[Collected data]
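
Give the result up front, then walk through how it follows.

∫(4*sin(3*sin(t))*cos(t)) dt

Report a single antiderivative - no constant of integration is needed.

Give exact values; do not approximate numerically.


The answer is -4*cos(3*sin(t))/3.
Step 1. Substitute u = sin(t), turning ∫(4*sin(3*sin(t))*cos(t)) dt into ∫(4*sin(3*u)) du: now ∫(4*sin(3*u)) du.
Step 2. Evaluate the standard form: now -4*cos(3*u)/3.
Step 3. Substitute back u = sin(t): now -4*cos(3*sin(t))/3.
Answer: -4*cos(3*sin(t))/3.


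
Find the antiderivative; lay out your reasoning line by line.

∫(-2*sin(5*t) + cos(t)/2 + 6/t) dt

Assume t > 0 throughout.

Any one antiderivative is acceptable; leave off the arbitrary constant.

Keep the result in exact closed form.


Step 1. Rewrite: now ∫(6/t) dt + ∫(-2*sin(5*t)) dt + ∫(cos(t)/2) dt.
Step 2. Evaluate the standard form: now sin(t)/2 + ∫(6/t) dt + ∫(-2*sin(5*t)) dt.
Step 3. Evaluate the standard form: now sin(t)/2 + 2*cos(5*t)/5 + ∫(6/t) dt.
Step 4. Evaluate the standard form [assuming t > 0]: now 6*log(t) + sin(t)/2 + 2*cos(5*t)/5.
Answer: 6*log(t) + sin(t)/2 + 2*cos(5*t)/5.


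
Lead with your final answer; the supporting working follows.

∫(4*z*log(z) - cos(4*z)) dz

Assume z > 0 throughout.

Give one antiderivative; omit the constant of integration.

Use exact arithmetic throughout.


The answer is 2*z**2*log(z) - z**2 - sin(4*z)/4.
Step 1. Rewrite: now ∫(4*z*log(z)) dz + ∫(-cos(4*z)) dz.
Step 2. Integrate ∫(4*z*log(z)) dz by parts with u = log(z), dv = (4*z) dz, so v = 2*z**2 [assuming z > 0]: now 2*z**2*log(z) + ∫(-2*z) dz + ∫(-cos(4*z)) dz.
Step 3. Evaluate the standard form: now 2*z**2*log(z) - z**2 + ∫(-cos(4*z)) dz.
Step 4. Evaluate the standard form: now 2*z**2*log(z) - z**2 - sin(4*z)/4.
Answer: 2*z**2*log(z) - z**2 - sin(4*z)/4.


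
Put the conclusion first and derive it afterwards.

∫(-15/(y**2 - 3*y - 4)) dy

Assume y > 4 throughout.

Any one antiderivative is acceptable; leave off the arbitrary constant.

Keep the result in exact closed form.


The answer is -3*log(y - 4) + 3*log(y + 1).
Step 1. Decompose ∫(-15/(y**2 - 3*y - 4)) dy by partial fractions, -15/(y**2 - 3*y - 4) = 3/(y + 1) - 3/(y - 4): now ∫(-3/(y - 4)) dy + ∫(3/(y + 1)) dy.
Step 2. Evaluate the standard form [assuming y > 4]: now -3*log(y - 4) + ∫(3/(y + 1)) dy.
Step 3. Evaluate the standard form [assuming y > -1]: now -3*log(y - 4) + 3*log(y + 1).
Answer: -3*log(y - 4) + 3*log(y + 1).


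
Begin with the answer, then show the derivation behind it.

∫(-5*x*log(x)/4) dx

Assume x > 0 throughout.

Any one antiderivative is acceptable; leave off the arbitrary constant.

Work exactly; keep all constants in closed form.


The answer is -5*x**2*log(x)/8 + 5*x**2/16.
Step 1. Integrate ∫(-5*x*log(x)/4) dx by parts with u = log(x), dv = (-5*x/4) dx, so v = -5*x**2/8 [assuming x > 0]: now -5*x**2*log(x)/8 + ∫(5*x/8) dx.
Step 2. Evaluate the standard form: now -5*x**2*log(x)/8 + 5*x**2/16.
Answer: -5*x**2*log(x)/8 + 5*x**2/16.


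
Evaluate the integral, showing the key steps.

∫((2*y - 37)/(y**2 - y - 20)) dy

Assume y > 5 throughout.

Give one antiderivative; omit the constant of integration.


Step 1. Decompose ∫((2*y - 37)/(y**2 - y - 20)) dy by partial fractions, (2*y - 37)/(y**2 - y - 20) = 5/(y + 4) - 3/(y - 5): now ∫(-3/(y - 5)) dy + ∫(5/(y + 4)) dy.
Step 2. Evaluate the standard form [assuming y > -4]: now 5*log(y + 4) + ∫(-3/(y - 5)) dy.
Step 3. Evaluate the standard form [assuming y > 5]: now -3*log(y - 5) + 5*log(y + 4).
Answer: -3*log(y - 5) + 5*log(y + 4).


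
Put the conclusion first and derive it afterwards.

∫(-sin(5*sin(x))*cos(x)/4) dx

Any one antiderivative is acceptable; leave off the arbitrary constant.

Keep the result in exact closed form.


The answer is cos(5*sin(x))/20.
Step 1. Substitute u = sin(x), turning ∫(-sin(5*sin(x))*cos(x)/4) dx into ∫(-sin(5*u)/4) du: now ∫(-sin(5*u)/4) du.
Step 2. Evaluate the standard form: now cos(5*u)/20.
Step 3. Substitute back u = sin(x): now cos(5*sin(x))/20.
Answer: cos(5*sin(x))/20.


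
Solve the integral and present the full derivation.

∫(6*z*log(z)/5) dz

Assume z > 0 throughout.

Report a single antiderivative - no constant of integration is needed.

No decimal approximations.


Step 1. Integrate ∫(6*z*log(z)/5) dz by parts with u = log(z), dv = (6*z/5) dz, so v = 3*z**2/5 [assuming z > 0]: now 3*z**2*log(z)/5 + ∫(-3*z/5) dz.
Step 2. Evaluate the standard form: now 3*z**2*log(z)/5 - 3*z**2/10.
Answer: 3*z**2*log(z)/5 - 3*z**2/10.


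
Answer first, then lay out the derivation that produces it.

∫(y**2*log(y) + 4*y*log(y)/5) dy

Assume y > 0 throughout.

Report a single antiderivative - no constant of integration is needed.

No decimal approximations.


The answer is y**3*log(y)/3 - y**3/9 + 2*y**2*log(y)/5 - y**2/5.
Step 1. Rewrite: now ∫(4*y*log(y)/5) dy + ∫(y**2*log(y)) dy.
Step 2. Integrate ∫(4*y*log(y)/5) dy by parts with u = log(y), dv = (4*y/5) dy, so v = 2*y**2/5 [assuming y > 0]: now 2*y**2*log(y)/5 + ∫(-2*y/5) dy + ∫(y**2*log(y)) dy.
Step 3. Evaluate the standard form: now 2*y**2*log(y)/5 - y**2/5 + ∫(y**2*log(y)) dy.
Step 4. Integrate ∫(y**2*log(y)) dy by parts with u = log(y), dv = (y**2) dy, so v = y**3/3 [assuming y > 0]: now y**3*log(y)/3 + 2*y**2*log(y)/5 - y**2/5 + ∫(-y**2/3) dy.
Step 5. Evaluate the standard form: now y**3*log(y)/3 - y**3/9 + 2*y**2*log(y)/5 - y**2/5.
Answer: y**3*log(y)/3 - y**3/9 + 2*y**2*log(y)/5 - y**2/5.


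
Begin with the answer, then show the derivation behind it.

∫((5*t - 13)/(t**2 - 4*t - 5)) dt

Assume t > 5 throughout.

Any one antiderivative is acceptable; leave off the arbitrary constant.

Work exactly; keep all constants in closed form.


The answer is 2*log(t - 5) + 3*log(t + 1).
Step 1. Decompose ∫((5*t - 13)/(t**2 - 4*t - 5)) dt by partial fractions, (5*t - 13)/(t**2 - 4*t - 5) = 3/(t + 1) + 2/(t - 5): now ∫(2/(t - 5)) dt + ∫(3/(t + 1)) dt.
Step 2. Evaluate the standard form [assuming t > -1]: now 3*log(t + 1) + ∫(2/(t - 5)) dt.
Step 3. Evaluate the standard form [assuming t > 5]: now 2*log(t - 5) + 3*log(t + 1).
Answer: 2*log(t - 5) + 3*log(t + 1).


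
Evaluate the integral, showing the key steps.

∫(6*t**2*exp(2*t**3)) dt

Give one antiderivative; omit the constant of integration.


Step 1. Substitute u = t**3, turning ∫(6*t**2*exp(2*t**3)) dt into ∫(2*exp(2*u)) du: now ∫(2*exp(2*u)) du.
Step 2. Evaluate the standard form: now exp(2*u).
Step 3. Substitute back u = t**3: now exp(2*t**3).
Answer: exp(2*t**3).


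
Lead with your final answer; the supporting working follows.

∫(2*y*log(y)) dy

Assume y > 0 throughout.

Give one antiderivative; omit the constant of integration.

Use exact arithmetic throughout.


The answer is y**2*log(y) - y**2/2.
Step 1. Integrate ∫(2*y*log(y)) dy by parts with u = log(y), dv = (2*y) dy, so v = y**2 [assuming y > 0]: now y**2*log(y) + ∫(-y) dy.
Step 2. Evaluate the standard form: now y**2*log(y) - y**2/2.
Answer: y**2*log(y) - y**2/2.


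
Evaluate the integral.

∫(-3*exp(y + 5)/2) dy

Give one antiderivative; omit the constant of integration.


Answer: -3*exp(y + 5)/2.


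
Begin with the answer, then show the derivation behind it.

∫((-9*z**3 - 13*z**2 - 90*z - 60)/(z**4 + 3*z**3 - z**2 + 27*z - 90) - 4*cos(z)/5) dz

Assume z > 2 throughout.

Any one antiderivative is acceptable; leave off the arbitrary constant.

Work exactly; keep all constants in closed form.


The answer is -4*log(z - 2) - 5*log(z + 5) - 4*sin(z)/5 - atan(z/3).
Step 1. Rewrite: now ∫((-9*z**3 - 13*z**2 - 90*z - 60)/(z**4 + 3*z**3 - z**2 + 27*z - 90)) dz + ∫(-4*cos(z)/5) dz.
Step 2. Decompose ∫((-9*z**3 - 13*z**2 - 90*z - 60)/(z**4 + 3*z**3 - z**2 + 27*z - 90)) dz by partial fractions, (-9*z**3 - 13*z**2 - 90*z - 60)/(z**4 + 3*z**3 - z**2 + 27*z - 90) = -3/(z**2 + 9) - 5/(z + 5) - 4/(z - 2): now ∫(-4/(z - 2)) dz + ∫(-5/(z + 5)) dz + ∫(-3/(z**2 + 9)) dz + ∫(-4*cos(z)/5) dz.
Step 3. Evaluate the standard form [assuming z > -5]: now -5*log(z + 5) + ∫(-4/(z - 2)) dz + ∫(-3/(z**2 + 9)) dz + ∫(-4*cos(z)/5) dz.
Step 4. Evaluate the standard form [assuming z > 2]: now -4*log(z - 2) - 5*log(z + 5) + ∫(-3/(z**2 + 9)) dz + ∫(-4*cos(z)/5) dz.
Step 5. Evaluate the standard form: now -4*log(z - 2) - 5*log(z + 5) - atan(z/3) + ∫(-4*cos(z)/5) dz.
Step 6. Evaluate the standard form: now -4*log(z - 2) - 5*log(z + 5) - 4*sin(z)/5 - atan(z/3).
Answer: -4*log(z - 2) - 5*log(z + 5) - 4*sin(z)/5 - atan(z/3).


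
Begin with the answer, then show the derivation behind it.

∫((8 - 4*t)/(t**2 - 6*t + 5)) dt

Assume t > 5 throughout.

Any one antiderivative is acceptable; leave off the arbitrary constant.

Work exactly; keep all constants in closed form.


The answer is -3*log(t - 5) - log(t - 1).
Step 1. Decompose ∫((8 - 4*t)/(t**2 - 6*t + 5)) dt by partial fractions, (8 - 4*t)/(t**2 - 6*t + 5) = -1/(t - 1) - 3/(t - 5): now ∫(-3/(t - 5)) dt + ∫(-1/(t - 1)) dt.
Step 2. Evaluate the standard form [assuming t > 1]: now -log(t - 1) + ∫(-3/(t - 5)) dt.
Step 3. Evaluate the standard form [assuming t > 5]: now -3*log(t - 5) - log(t - 1).
Answer: -3*log(t - 5) - log(t - 1).


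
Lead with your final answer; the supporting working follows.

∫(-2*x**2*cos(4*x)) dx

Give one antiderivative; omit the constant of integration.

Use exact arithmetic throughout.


The answer is -x**2*sin(4*x)/2 - x*cos(4*x)/4 + sin(4*x)/16.
Step 1. Integrate ∫(-2*x**2*cos(4*x)) dx by parts with u = x**2, dv = (-2*cos(4*x)) dx, so v = -sin(4*x)/2: now -x**2*sin(4*x)/2 + ∫(x*sin(4*x)) dx.
Step 2. Integrate ∫(x*sin(4*x)) dx by parts with u = x, dv = (sin(4*x)) dx, so v = -cos(4*x)/4: now -x**2*sin(4*x)/2 - x*cos(4*x)/4 + ∫(cos(4*x)/4) dx.
Step 3. Evaluate the standard form: now -x**2*sin(4*x)/2 - x*cos(4*x)/4 + sin(4*x)/16.
Answer: -x**2*sin(4*x)/2 - x*cos(4*x)/4 + sin(4*x)/16.


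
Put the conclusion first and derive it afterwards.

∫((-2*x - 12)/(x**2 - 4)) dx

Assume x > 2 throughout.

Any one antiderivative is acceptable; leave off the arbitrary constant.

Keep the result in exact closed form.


The answer is -4*log(x - 2) + 2*log(x + 2).
Step 1. Decompose ∫((-2*x - 12)/(x**2 - 4)) dx by partial fractions, (-2*x - 12)/(x**2 - 4) = 2/(x + 2) - 4/(x - 2): now ∫(-4/(x - 2)) dx + ∫(2/(x + 2)) dx.
Step 2. Evaluate the standard form [assuming x > -2]: now 2*log(x + 2) + ∫(-4/(x - 2)) dx.
Step 3. Evaluate the standard form [assuming x > 2]: now -4*log(x - 2) + 2*log(x + 2).
Answer: -4*log(x - 2) + 2*log(x + 2).


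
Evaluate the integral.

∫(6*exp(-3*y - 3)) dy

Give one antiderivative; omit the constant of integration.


Answer: -2*exp(-3*y - 3).


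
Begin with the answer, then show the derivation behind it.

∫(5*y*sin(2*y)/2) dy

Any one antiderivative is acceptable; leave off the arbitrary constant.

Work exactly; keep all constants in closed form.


The answer is -5*y*cos(2*y)/4 + 5*sin(2*y)/8.
Step 1. Integrate ∫(5*y*sin(2*y)/2) dy by parts with u = y, dv = (5*sin(2*y)/2) dy, so v = -5*cos(2*y)/4: now -5*y*cos(2*y)/4 + ∫(5*cos(2*y)/4) dy.
Step 2. Evaluate the standard form: now -5*y*cos(2*y)/4 + 5*sin(2*y)/8.
Answer: -5*y*cos(2*y)/4 + 5*sin(2*y)/8.


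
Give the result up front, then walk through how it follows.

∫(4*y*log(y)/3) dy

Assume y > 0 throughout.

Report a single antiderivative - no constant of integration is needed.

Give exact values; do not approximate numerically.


The answer is 2*y**2*log(y)/3 - y**2/3.
Step 1. Integrate ∫(4*y*log(y)/3) dy by parts with u = log(y), dv = (4*y/3) dy, so v = 2*y**2/3 [assuming y > 0]: now 2*y**2*log(y)/3 + ∫(-2*y/3) dy.
Step 2. Evaluate the standard form: now 2*y**2*log(y)/3 - y**2/3.
Answer: 2*y**2*log(y)/3 - y**2/3.


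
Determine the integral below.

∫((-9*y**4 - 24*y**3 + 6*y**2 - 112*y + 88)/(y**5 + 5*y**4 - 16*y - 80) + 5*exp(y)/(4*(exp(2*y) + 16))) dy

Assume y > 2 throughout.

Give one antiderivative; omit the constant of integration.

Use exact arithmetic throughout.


Answer: -2*log(y - 2) - 4*log(y + 2) - 3*log(y + 5) + atan(y/2) + 5*atan(exp(y)/4)/16.


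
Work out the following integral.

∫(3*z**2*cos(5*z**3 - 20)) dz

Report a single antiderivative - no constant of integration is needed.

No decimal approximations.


Answer: sin(5*z**3 - 20)/5.


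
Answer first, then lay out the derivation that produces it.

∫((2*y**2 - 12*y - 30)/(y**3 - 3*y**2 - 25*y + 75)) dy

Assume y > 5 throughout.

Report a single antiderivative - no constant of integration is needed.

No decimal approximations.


The answer is -2*log(y - 5) + 3*log(y - 3) + log(y + 5).
Step 1. Decompose ∫((2*y**2 - 12*y - 30)/(y**3 - 3*y**2 - 25*y + 75)) dy by partial fractions, (2*y**2 - 12*y - 30)/(y**3 - 3*y**2 - 25*y + 75) = 1/(y + 5) + 3/(y - 3) - 2/(y - 5): now ∫(-2/(y - 5)) dy + ∫(3/(y - 3)) dy + ∫(1/(y + 5)) dy.
Step 2. Evaluate the standard form [assuming y > 5]: now -2*log(y - 5) + ∫(3/(y - 3)) dy + ∫(1/(y + 5)) dy.
Step 3. Evaluate the standard form [assuming y > -5]: now -2*log(y - 5) + log(y + 5) + ∫(3/(y - 3)) dy.
Step 4. Evaluate the standard form [assuming y > 3]: now -2*log(y - 5) + 3*log(y - 3) + log(y + 5).
Answer: -2*log(y - 5) + 3*log(y - 3) + log(y + 5).


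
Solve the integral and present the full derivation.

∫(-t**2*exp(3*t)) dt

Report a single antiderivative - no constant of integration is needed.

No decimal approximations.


Step 1. Integrate ∫(-t**2*exp(3*t)) dt by parts with u = t**2, dv = (-exp(3*t)) dt, so v = -exp(3*t)/3: now -t**2*exp(3*t)/3 + ∫(2*t*exp(3*t)/3) dt.
Step 2. Integrate ∫(2*t*exp(3*t)/3) dt by parts with u = t, dv = (2*exp(3*t)/3) dt, so v = 2*exp(3*t)/9: now -t**2*exp(3*t)/3 + 2*t*exp(3*t)/9 + ∫(-2*exp(3*t)/9) dt.
Step 3. Evaluate the standard form: now -t**2*exp(3*t)/3 + 2*t*exp(3*t)/9 - 2*exp(3*t)/27.
Answer: -t**2*exp(3*t)/3 + 2*t*exp(3*t)/9 - 2*exp(3*t)/27.


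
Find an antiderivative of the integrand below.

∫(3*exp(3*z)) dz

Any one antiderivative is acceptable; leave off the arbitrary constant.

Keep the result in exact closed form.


Answer: exp(3*z).


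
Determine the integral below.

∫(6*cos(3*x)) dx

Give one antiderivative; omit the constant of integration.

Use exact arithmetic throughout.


Answer: 2*sin(3*x).


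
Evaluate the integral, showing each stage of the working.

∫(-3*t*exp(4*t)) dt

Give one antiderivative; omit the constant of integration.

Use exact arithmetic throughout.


Step 1. Integrate ∫(-3*t*exp(4*t)) dt by parts with u = t, dv = (-3*exp(4*t)) dt, so v = -3*exp(4*t)/4: now -3*t*exp(4*t)/4 + ∫(3*exp(4*t)/4) dt.
Step 2. Evaluate the standard form: now -3*t*exp(4*t)/4 + 3*exp(4*t)/16.
Answer: -3*t*exp(4*t)/4 + 3*exp(4*t)/16.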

» What to produce
If a line of the data contains "Find", copy it out.

» Exercise output
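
Find the antiderivative; lay out your reasoning line by line.
Find an antiderivative of the integrand below.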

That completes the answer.